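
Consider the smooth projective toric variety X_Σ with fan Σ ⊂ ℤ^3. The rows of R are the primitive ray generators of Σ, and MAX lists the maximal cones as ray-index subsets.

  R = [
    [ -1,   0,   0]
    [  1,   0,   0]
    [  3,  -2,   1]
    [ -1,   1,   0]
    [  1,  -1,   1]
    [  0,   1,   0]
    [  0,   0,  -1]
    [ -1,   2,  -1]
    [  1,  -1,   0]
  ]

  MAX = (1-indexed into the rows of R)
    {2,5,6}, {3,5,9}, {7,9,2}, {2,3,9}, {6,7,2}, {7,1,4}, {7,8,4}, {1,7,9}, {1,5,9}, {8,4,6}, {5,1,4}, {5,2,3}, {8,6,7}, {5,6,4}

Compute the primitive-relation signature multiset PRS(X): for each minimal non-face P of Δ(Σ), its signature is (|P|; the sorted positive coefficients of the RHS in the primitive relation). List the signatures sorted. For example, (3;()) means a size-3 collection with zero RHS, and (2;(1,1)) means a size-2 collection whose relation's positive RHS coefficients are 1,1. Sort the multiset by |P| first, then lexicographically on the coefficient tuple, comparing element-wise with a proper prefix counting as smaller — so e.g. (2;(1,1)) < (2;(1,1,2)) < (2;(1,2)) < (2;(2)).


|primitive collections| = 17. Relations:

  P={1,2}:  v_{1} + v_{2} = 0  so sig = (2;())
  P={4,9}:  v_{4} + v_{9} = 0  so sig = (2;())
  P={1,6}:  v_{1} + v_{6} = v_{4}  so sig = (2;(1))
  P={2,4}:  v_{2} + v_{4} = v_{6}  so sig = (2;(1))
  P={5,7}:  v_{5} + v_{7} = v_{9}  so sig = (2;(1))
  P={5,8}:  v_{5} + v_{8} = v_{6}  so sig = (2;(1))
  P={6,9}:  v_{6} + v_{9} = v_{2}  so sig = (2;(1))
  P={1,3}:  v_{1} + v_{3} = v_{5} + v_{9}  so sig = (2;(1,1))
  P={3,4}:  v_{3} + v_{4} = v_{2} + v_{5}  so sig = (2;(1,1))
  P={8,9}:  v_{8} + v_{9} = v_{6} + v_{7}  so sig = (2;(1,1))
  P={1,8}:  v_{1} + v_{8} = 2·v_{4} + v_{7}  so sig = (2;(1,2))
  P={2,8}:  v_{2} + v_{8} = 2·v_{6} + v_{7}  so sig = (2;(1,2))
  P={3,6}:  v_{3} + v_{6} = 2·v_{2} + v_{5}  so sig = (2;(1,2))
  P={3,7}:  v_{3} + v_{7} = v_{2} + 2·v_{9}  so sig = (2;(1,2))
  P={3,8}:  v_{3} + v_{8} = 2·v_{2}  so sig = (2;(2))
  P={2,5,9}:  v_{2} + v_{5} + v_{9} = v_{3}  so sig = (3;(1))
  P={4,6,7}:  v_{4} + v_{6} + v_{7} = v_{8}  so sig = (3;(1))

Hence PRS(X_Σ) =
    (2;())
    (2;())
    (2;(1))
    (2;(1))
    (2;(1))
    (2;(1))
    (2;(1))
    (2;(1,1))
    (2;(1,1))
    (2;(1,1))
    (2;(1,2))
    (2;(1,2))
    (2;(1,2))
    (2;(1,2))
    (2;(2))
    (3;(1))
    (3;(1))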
- - - - - - -
→ TASK INSTRUCTIONS: Show each line of the material holding "rows".

→ RESPONSE FOR THIS EXERCISE:
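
Consider the smooth projective toric variety X_Σ with fan Σ ⊂ ℤ^3. The rows of R are the primitive ray generators of Σ, and MAX lists the maximal cones as ray-index subsets.
  MAX = (1-indexed into the rows of R)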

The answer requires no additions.